**Task requirements:** Having found the line that holds "Find the leading term of f(x) = (5*x**3", give that line and all lines after it again, word for word, through the end of the data below.

**Stored items:**
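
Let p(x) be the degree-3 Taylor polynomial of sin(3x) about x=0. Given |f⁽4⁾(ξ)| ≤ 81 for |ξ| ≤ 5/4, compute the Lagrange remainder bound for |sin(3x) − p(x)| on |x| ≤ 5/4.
16875/2048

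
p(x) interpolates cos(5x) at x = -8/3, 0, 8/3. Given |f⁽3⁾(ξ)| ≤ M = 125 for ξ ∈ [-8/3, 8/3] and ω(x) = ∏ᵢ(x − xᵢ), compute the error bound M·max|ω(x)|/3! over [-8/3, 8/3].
64000*sqrt(3)/729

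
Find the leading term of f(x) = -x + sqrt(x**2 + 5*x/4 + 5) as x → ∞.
5/8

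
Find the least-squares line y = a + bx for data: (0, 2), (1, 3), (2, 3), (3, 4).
a = 21/10, b = 3/5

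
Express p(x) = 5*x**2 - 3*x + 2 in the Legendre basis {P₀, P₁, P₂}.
(11/3)P₀ + (-3)P₁ + (10/3)P₂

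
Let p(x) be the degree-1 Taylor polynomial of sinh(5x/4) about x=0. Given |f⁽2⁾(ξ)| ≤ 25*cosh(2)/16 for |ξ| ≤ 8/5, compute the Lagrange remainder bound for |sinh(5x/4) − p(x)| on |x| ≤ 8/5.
2*cosh(2)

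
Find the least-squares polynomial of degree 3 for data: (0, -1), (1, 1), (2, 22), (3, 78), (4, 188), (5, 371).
-47/42 + (-85/252)x + (-4/21)x² + (109/36)x³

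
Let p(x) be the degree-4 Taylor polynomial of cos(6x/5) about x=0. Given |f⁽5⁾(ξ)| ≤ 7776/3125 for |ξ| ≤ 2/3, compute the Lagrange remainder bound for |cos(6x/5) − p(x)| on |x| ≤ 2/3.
128/46875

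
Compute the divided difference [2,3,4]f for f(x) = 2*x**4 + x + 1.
110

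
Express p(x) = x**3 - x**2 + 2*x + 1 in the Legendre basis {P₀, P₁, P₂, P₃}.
(2/3)P₀ + (13/5)P₁ + (-2/3)P₂ + (2/5)P₃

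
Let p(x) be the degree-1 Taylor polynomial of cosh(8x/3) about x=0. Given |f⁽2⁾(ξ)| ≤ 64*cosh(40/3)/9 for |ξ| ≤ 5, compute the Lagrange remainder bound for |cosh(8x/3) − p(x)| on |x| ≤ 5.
800*cosh(40/3)/9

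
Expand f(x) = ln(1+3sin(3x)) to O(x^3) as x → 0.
9*x - 81*x**2/2 + O(x**3)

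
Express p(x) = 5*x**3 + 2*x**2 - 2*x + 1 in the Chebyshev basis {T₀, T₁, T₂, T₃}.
(2)T₀ + (7/4)T₁ + T₂ + (5/4)T₃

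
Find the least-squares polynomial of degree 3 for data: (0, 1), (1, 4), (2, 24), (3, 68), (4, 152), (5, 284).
113/126 + (-35/108)x + (251/126)x² + (203/108)x³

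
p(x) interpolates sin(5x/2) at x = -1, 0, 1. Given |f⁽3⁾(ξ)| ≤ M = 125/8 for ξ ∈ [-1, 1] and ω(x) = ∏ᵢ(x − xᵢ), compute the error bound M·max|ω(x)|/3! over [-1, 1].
125*sqrt(3)/216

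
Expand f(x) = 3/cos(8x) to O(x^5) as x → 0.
3 + 96*x**2 + 2560*x**4 + O(x**5)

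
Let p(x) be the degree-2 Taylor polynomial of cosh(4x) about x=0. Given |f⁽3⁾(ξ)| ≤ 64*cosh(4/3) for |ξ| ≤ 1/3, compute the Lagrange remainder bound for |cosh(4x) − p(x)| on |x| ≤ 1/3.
32*cosh(4/3)/81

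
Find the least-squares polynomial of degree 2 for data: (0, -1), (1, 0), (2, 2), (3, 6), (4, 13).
-4/5 + (-3/5)x + x²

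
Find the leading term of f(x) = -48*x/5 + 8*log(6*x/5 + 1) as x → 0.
-144*x**2/25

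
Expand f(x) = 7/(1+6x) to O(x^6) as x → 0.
7 - 42*x + 252*x**2 - 1512*x**3 + 9072*x**4 - 54432*x**5 + O(x**6)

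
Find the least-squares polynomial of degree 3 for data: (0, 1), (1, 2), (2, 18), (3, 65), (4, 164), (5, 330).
125/126 + (-11/108)x + (-223/126)x² + (323/108)x³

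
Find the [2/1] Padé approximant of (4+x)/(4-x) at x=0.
(x/4 + 1)/(1 - x/4)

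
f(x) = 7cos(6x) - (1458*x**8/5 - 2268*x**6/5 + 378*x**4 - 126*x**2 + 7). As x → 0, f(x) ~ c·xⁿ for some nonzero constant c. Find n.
10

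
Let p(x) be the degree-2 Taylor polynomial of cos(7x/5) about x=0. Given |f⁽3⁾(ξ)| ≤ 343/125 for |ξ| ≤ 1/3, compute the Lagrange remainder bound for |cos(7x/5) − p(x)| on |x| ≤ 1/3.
343/20250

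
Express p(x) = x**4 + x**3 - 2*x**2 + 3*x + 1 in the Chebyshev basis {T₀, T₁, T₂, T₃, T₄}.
(3/8)T₀ + (15/4)T₁ + (-1/2)T₂ + (1/4)T₃ + (1/8)T₄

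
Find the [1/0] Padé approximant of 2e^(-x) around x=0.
2 - 2*x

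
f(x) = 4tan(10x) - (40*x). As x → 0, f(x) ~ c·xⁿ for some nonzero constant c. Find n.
3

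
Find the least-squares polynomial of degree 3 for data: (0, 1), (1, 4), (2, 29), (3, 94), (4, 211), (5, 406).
50/63 + (-389/378)x + (223/126)x² + (79/27)x³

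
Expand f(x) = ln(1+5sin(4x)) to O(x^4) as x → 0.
20*x - 200*x**2 + 7840*x**3/3 + O(x**4)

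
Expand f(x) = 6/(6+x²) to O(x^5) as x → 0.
1 - x**2/6 + x**4/36 + O(x**5)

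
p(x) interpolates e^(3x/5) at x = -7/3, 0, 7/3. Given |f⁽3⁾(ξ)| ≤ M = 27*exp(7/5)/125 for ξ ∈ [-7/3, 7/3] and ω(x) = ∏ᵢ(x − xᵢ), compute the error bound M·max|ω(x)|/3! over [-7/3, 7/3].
343*sqrt(3)*exp(7/5)/3375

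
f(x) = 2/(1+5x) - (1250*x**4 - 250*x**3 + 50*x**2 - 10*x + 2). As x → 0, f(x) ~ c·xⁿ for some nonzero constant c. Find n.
5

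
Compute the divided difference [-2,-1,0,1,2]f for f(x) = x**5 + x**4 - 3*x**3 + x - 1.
1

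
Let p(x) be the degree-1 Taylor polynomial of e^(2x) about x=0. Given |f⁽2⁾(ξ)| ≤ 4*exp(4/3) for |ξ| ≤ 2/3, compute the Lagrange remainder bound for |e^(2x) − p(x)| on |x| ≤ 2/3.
8*exp(4/3)/9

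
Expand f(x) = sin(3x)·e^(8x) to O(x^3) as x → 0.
3*x + 24*x**2 + O(x**3)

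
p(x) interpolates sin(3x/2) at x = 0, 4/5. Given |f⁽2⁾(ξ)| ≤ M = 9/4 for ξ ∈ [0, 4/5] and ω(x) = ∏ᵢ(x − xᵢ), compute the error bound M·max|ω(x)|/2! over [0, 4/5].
9/50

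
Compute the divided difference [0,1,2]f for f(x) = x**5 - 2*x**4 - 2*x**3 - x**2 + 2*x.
-6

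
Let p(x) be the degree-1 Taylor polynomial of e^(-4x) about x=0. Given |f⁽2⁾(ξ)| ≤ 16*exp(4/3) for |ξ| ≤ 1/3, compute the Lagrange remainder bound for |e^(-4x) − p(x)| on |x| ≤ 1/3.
8*exp(4/3)/9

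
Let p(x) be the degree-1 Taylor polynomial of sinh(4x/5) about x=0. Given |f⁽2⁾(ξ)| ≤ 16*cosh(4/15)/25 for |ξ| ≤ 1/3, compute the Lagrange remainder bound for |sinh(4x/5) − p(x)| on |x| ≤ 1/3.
8*cosh(4/15)/225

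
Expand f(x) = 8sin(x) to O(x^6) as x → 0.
8*x - 4*x**3/3 + x**5/15 + O(x**6)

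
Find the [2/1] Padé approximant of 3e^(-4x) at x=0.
(8*x**2 - 8*x + 3)/(4*x/3 + 1)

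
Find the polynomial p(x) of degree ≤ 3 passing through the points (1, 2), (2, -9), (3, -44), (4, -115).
-2*x**3 + 3*x + 1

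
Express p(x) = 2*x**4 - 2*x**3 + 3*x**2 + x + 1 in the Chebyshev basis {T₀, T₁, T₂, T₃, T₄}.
(13/4)T₀ + (-1/2)T₁ + (5/2)T₂ + (-1/2)T₃ + (1/4)T₄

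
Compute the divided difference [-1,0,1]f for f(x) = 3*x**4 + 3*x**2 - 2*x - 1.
6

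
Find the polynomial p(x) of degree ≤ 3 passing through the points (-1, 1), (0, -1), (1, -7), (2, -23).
-x**3 - 2*x**2 - 3*x - 1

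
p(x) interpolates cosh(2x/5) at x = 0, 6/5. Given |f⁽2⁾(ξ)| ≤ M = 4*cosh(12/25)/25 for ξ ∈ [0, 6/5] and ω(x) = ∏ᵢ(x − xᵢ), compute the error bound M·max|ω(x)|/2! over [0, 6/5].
18*cosh(12/25)/625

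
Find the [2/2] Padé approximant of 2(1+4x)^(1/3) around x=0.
(224*x**2/27 + 28*x/3 + 2)/(40*x**2/27 + 10*x/3 + 1)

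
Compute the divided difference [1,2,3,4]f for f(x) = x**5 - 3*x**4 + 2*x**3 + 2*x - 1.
37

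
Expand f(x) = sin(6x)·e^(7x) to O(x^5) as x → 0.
6*x + 42*x**2 + 111*x**3 + 91*x**4 + O(x**5)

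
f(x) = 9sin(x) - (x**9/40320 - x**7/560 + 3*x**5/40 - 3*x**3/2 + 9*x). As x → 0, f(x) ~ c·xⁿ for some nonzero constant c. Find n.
11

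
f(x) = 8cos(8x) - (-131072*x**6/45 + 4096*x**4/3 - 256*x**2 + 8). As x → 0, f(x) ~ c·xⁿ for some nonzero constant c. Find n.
8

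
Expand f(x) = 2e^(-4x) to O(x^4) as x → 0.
2 - 8*x + 16*x**2 - 64*x**3/3 + O(x**4)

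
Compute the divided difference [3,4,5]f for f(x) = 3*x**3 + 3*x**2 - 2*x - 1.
39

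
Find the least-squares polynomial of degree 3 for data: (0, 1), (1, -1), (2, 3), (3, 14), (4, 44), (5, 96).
107/126 + (-101/108)x + (-347/252)x² + (29/27)x³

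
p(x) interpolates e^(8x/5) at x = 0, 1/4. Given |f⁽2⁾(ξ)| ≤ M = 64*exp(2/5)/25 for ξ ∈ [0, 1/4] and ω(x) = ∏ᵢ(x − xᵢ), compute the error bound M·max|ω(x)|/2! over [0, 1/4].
exp(2/5)/50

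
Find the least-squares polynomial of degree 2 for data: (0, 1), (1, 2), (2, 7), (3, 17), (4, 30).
33/35 + (-69/70)x + (29/14)x²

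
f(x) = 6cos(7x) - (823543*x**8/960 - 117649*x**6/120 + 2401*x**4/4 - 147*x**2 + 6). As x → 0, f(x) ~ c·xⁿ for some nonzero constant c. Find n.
10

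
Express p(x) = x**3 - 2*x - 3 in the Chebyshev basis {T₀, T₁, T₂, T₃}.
(-3)T₀ + (-5/4)T₁ + (1/4)T₃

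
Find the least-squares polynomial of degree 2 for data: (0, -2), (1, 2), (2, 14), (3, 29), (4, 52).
-15/7 + (25/14)x + (41/14)x²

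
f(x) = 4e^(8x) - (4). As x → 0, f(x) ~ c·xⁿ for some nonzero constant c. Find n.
1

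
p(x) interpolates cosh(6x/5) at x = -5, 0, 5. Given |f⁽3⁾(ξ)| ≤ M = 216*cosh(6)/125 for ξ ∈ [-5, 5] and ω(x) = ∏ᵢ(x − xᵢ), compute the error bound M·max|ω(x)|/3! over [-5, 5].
8*sqrt(3)*cosh(6)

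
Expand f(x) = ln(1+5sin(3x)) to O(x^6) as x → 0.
15*x - 225*x**2/2 + 2205*x**3/2 - 49275*x**4/4 + 1174581*x**5/8 + O(x**6)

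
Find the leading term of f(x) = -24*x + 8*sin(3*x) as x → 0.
-36*x**3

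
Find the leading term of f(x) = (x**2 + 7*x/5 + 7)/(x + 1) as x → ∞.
x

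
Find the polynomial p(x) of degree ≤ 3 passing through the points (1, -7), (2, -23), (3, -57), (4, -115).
-x**3 - 3*x**2 - 3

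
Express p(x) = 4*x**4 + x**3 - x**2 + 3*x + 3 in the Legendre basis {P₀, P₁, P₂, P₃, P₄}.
(52/15)P₀ + (18/5)P₁ + (34/21)P₂ + (2/5)P₃ + (32/35)P₄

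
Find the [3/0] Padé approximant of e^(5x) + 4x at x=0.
125*x**3/6 + 25*x**2/2 + 9*x + 1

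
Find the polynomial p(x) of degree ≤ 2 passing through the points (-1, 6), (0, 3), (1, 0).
3 - 3*x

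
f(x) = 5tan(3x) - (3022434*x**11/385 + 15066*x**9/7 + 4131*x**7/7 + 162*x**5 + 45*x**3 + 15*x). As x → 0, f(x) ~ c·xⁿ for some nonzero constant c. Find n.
13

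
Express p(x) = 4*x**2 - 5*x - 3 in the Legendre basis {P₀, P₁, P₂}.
(-5/3)P₀ + (-5)P₁ + (8/3)P₂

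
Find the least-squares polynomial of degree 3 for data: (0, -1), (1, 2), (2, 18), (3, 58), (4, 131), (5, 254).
-74/63 + (43/27)x + (4/63)x² + (53/27)x³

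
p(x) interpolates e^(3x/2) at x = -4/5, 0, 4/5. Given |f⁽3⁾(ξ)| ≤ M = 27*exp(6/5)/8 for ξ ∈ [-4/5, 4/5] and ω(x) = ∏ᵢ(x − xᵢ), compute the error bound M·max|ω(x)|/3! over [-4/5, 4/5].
8*sqrt(3)*exp(6/5)/125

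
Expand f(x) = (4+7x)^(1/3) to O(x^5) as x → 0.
2**(2/3) + 7*2**(2/3)*x/12 - 49*2**(2/3)*x**2/144 + 1715*2**(2/3)*x**3/5184 - 12005*2**(2/3)*x**4/31104 + O(x**5)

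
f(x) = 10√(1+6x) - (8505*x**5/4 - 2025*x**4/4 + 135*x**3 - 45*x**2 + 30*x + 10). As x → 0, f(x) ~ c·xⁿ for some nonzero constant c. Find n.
6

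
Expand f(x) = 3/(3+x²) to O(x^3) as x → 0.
1 - x**2/3 + O(x**3)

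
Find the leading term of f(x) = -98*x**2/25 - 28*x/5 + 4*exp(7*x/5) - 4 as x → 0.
686*x**3/375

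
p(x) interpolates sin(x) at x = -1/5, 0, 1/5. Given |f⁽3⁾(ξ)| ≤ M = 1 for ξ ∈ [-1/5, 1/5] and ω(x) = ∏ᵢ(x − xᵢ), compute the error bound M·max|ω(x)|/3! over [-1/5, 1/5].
sqrt(3)/3375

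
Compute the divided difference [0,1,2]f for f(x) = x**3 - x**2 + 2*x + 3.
2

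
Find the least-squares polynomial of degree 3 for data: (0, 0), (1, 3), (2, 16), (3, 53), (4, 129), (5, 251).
3/14 + (53/84)x + (-1/2)x² + (25/12)x³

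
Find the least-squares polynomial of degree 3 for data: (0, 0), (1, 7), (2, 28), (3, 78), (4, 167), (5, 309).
1/14 + (275/84)x + (9/7)x² + (25/12)x³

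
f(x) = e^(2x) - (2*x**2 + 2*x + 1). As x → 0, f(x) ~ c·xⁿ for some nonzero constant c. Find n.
3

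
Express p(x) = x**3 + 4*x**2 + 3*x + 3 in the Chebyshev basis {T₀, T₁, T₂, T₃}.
(5)T₀ + (15/4)T₁ + (2)T₂ + (1/4)T₃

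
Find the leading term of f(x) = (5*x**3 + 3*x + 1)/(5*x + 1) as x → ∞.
x**2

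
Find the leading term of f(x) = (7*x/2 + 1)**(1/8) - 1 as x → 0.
7*x/16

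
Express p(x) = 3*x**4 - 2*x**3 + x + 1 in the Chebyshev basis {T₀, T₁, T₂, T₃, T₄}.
(17/8)T₀ + (-1/2)T₁ + (3/2)T₂ + (-1/2)T₃ + (3/8)T₄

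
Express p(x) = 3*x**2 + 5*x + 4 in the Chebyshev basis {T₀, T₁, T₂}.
(11/2)T₀ + (5)T₁ + (3/2)T₂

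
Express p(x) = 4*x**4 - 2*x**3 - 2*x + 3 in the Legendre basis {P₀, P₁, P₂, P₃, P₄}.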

**Your response:**
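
Find the leading term of f(x) = (5*x**3 + 3*x + 1)/(5*x + 1) as x → ∞.
x**2

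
Find the leading term of f(x) = (7*x/2 + 1)**(1/8) - 1 as x → 0.
7*x/16

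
Express p(x) = 3*x**4 - 2*x**3 + x + 1 in the Chebyshev basis {T₀, T₁, T₂, T₃, T₄}.
(17/8)T₀ + (-1/2)T₁ + (3/2)T₂ + (-1/2)T₃ + (3/8)T₄

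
Express p(x) = 3*x**2 + 5*x + 4 in the Chebyshev basis {T₀, T₁, T₂}.
(11/2)T₀ + (5)T₁ + (3/2)T₂

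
Express p(x) = 4*x**4 - 2*x**3 - 2*x + 3 in the Legendre basis {P₀, P₁, P₂, P₃, P₄}.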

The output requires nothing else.